(Beginning of Recorded data)

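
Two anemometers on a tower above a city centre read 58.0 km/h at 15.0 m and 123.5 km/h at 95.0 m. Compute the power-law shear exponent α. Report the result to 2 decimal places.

Power law: V₂/V₁ = (z₂/z₁)^α ⇒ α = ln(V₂/V₁) / ln(z₂/z₁)
α = ln(123.5/58.0) / ln(95.0/15.0) = ln(2.1293) / ln(6.3333)
  = 0.75580 / 1.84583 = 0.40946

α ≈ 0.41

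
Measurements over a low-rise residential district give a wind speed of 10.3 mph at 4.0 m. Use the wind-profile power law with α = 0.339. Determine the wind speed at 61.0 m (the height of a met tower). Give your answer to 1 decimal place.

Power-law profile: V₂ = V₁ · (z₂/z₁)^α
V₂ = 10.3 × (61.0/4.0)^0.339 = 10.3 × (15.2500)^0.339
    = 10.3 × 2.5184 = 25.9397 mph

25.9 mph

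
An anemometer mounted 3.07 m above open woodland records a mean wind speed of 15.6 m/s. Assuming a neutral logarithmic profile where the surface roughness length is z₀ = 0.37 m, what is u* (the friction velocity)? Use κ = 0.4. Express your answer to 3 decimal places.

u* ≈ 2.949 m/s

Log law: V(z) = (u*/κ) · ln(z/z₀) ⇒ u* = κ · V / ln(z/z₀)
u* = 0.4 × 15.6 / ln(3.07/0.37) = 0.4 × 15.6 / 2.1159
   = 6.2400 / 2.1159 = 2.9491 m/s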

(End of Recorded data)

== Activity ==
Return the lines beginning at the one that contains "An anemometer mounted" and continuing through the last line of the data, exactly as they stand and without any others.

== Finished exercise ==
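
An anemometer mounted 3.07 m above open woodland records a mean wind speed of 15.6 m/s. Assuming a neutral logarithmic profile where the surface roughness length is z₀ = 0.37 m, what is u* (the friction velocity)? Use κ = 0.4. Express your answer to 3 decimal places.

u* ≈ 2.949 m/s

Log law: V(z) = (u*/κ) · ln(z/z₀) ⇒ u* = κ · V / ln(z/z₀)
u* = 0.4 × 15.6 / ln(3.07/0.37) = 0.4 × 15.6 / 2.1159
   = 6.2400 / 2.1159 = 2.9491 m/s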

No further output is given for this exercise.